* Work request
All entries shown below should be duplicated character for character.

---------- Provided information

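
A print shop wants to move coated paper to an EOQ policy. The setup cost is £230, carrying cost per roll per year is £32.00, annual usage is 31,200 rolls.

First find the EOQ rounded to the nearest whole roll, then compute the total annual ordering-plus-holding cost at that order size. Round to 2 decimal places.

£21,430.45

Optimal lot size Q* = (2 × 31,200 × £230 / £32)^½ ≈ 669.70 → Q = 670 rolls
Annual ordering cost = (D/Q)·S = (31,200/670) × 230 = £10,710.45
Annual holding cost  = (Q/2)·H = (670/2) × 32 = £10,720.00
Total = £10,710.45 + £10,720.00 = £21,430.45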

--------------------

* Task output
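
A print shop wants to move coated paper to an EOQ policy. The setup cost is £230, carrying cost per roll per year is £32.00, annual usage is 31,200 rolls.

First find the EOQ rounded to the nearest whole roll, then compute the total annual ordering-plus-holding cost at that order size. Round to 2 decimal places.

£21,430.45

Optimal lot size Q* = (2 × 31,200 × £230 / £32)^½ ≈ 669.70 → Q = 670 rolls
Annual ordering cost = (D/Q)·S = (31,200/670) × 230 = £10,710.45
Annual holding cost  = (Q/2)·H = (670/2) × 32 = £10,720.00
Total = £10,710.45 + £10,720.00 = £21,430.45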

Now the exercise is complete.